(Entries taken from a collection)
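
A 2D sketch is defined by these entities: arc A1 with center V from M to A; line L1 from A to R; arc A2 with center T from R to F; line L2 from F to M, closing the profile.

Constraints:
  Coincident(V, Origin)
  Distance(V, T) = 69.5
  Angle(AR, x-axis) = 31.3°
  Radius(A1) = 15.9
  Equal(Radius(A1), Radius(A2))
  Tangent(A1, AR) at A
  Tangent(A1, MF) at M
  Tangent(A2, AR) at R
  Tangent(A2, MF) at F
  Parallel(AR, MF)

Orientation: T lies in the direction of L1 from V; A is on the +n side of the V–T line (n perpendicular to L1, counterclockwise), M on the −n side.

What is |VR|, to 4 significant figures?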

Work required →
The required output is the lines from the one holding "Tangent(A1, MF) at M" through the last line of the entries above, copied exactly.

Result of the task →
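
  Tangent(A1, MF) at M
  Tangent(A2, AR) at R
  Tangent(A2, MF) at F
  Parallel(AR, MF)

Orientation: T lies in the direction of L1 from V; A is on the +n side of the V–T line (n perpendicular to L1, counterclockwise), M on the −n side.

What is |VR|, to 4 significant figures?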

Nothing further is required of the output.